§ **What is needed**: An identical copy of every entry below is the required output.

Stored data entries
+-------+
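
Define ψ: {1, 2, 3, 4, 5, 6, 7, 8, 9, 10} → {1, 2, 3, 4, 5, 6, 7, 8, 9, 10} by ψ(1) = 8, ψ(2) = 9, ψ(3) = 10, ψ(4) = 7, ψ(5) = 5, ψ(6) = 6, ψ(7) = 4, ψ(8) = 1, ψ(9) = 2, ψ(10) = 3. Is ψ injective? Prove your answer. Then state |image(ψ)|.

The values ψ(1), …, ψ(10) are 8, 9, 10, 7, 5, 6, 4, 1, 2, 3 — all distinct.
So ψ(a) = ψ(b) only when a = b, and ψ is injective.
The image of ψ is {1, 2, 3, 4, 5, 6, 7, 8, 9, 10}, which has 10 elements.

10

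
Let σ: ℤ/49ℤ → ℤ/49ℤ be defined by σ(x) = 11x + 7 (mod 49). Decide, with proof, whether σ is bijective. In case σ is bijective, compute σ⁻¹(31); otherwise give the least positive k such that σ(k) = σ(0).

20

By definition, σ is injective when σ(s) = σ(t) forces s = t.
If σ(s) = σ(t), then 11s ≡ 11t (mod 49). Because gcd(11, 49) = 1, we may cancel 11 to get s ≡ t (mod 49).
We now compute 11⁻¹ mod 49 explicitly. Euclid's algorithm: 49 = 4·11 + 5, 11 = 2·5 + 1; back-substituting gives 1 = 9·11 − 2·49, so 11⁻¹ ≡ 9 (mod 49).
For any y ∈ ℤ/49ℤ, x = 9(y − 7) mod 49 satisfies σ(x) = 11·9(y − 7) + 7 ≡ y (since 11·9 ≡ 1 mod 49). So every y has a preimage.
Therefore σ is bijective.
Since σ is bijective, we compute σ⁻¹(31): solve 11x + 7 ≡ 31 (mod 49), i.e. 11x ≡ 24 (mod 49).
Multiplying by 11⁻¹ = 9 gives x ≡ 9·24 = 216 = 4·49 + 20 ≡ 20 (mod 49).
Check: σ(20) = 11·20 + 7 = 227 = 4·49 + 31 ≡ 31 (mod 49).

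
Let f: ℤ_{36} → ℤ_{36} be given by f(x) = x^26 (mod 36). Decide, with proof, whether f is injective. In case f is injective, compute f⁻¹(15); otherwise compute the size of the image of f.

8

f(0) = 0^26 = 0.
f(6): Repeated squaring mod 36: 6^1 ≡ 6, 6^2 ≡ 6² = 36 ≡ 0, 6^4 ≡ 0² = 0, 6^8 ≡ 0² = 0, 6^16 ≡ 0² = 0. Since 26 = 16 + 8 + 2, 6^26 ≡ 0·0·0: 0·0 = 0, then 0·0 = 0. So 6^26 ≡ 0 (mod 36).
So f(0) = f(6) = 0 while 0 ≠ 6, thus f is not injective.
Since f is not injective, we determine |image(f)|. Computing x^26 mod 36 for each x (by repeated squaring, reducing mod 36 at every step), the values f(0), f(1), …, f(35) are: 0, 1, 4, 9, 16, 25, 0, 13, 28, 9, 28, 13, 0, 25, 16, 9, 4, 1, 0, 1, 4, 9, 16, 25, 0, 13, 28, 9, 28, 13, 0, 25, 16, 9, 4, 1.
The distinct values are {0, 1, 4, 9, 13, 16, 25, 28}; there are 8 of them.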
+-------+
§ **Response area**:
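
Define ψ: {1, 2, 3, 4, 5, 6, 7, 8, 9, 10} → {1, 2, 3, 4, 5, 6, 7, 8, 9, 10} by ψ(1) = 8, ψ(2) = 9, ψ(3) = 10, ψ(4) = 7, ψ(5) = 5, ψ(6) = 6, ψ(7) = 4, ψ(8) = 1, ψ(9) = 2, ψ(10) = 3. Is ψ injective? Prove your answer. Then state |image(ψ)|.

The values ψ(1), …, ψ(10) are 8, 9, 10, 7, 5, 6, 4, 1, 2, 3 — all distinct.
So ψ(a) = ψ(b) only when a = b, and ψ is injective.
The image of ψ is {1, 2, 3, 4, 5, 6, 7, 8, 9, 10}, which has 10 elements.

10

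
Let σ: ℤ/49ℤ → ℤ/49ℤ be defined by σ(x) = 11x + 7 (mod 49). Decide, with proof, whether σ is bijective. In case σ is bijective, compute σ⁻¹(31); otherwise give the least positive k such that σ(k) = σ(0).

20

By definition, σ is injective when σ(s) = σ(t) forces s = t.
If σ(s) = σ(t), then 11s ≡ 11t (mod 49). Because gcd(11, 49) = 1, we may cancel 11 to get s ≡ t (mod 49).
We now compute 11⁻¹ mod 49 explicitly. Euclid's algorithm: 49 = 4·11 + 5, 11 = 2·5 + 1; back-substituting gives 1 = 9·11 − 2·49, so 11⁻¹ ≡ 9 (mod 49).
For any y ∈ ℤ/49ℤ, x = 9(y − 7) mod 49 satisfies σ(x) = 11·9(y − 7) + 7 ≡ y (since 11·9 ≡ 1 mod 49). So every y has a preimage.
Therefore σ is bijective.
Since σ is bijective, we compute σ⁻¹(31): solve 11x + 7 ≡ 31 (mod 49), i.e. 11x ≡ 24 (mod 49).
Multiplying by 11⁻¹ = 9 gives x ≡ 9·24 = 216 = 4·49 + 20 ≡ 20 (mod 49).
Check: σ(20) = 11·20 + 7 = 227 = 4·49 + 31 ≡ 31 (mod 49).

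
Let f: ℤ_{36} → ℤ_{36} be given by f(x) = x^26 (mod 36). Decide, with proof, whether f is injective. In case f is injective, compute f⁻¹(15); otherwise compute the size of the image of f.

8

f(0) = 0^26 = 0.
f(6): Repeated squaring mod 36: 6^1 ≡ 6, 6^2 ≡ 6² = 36 ≡ 0, 6^4 ≡ 0² = 0, 6^8 ≡ 0² = 0, 6^16 ≡ 0² = 0. Since 26 = 16 + 8 + 2, 6^26 ≡ 0·0·0: 0·0 = 0, then 0·0 = 0. So 6^26 ≡ 0 (mod 36).
So f(0) = f(6) = 0 while 0 ≠ 6, thus f is not injective.
Since f is not injective, we determine |image(f)|. Computing x^26 mod 36 for each x (by repeated squaring, reducing mod 36 at every step), the values f(0), f(1), …, f(35) are: 0, 1, 4, 9, 16, 25, 0, 13, 28, 9, 28, 13, 0, 25, 16, 9, 4, 1, 0, 1, 4, 9, 16, 25, 0, 13, 28, 9, 28, 13, 0, 25, 16, 9, 4, 1.
The distinct values are {0, 1, 4, 9, 13, 16, 25, 28}; there are 8 of them.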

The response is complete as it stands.